What the exercise asks: Repeat back every line of the data, exactly.
[Data excerpts Boundary: Start]
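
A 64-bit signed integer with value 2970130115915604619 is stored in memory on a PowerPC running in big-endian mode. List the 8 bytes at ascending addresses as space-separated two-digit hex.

29 38 05 9A 9F D6 E2 8B

2970130115915604619 in hexadecimal, padded to 64 bits, is 0x2938059A9FD6E28B.
Split into bytes (most-significant first): 29 38 05 9A 9F D6 E2 8B.
Big-endian stores the most-significant byte at the lowest address.
So the memory order matches the most-significant-first order: 29 38 05 9A 9F D6 E2 8B.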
[Data excerpts Boundary: End]
Written solution:
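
A 64-bit signed integer with value 2970130115915604619 is stored in memory on a PowerPC running in big-endian mode. List the 8 bytes at ascending addresses as space-separated two-digit hex.

29 38 05 9A 9F D6 E2 8B

2970130115915604619 in hexadecimal, padded to 64 bits, is 0x2938059A9FD6E28B.
Split into bytes (most-significant first): 29 38 05 9A 9F D6 E2 8B.
Big-endian stores the most-significant byte at the lowest address.
So the memory order matches the most-significant-first order: 29 38 05 9A 9F D6 E2 8B.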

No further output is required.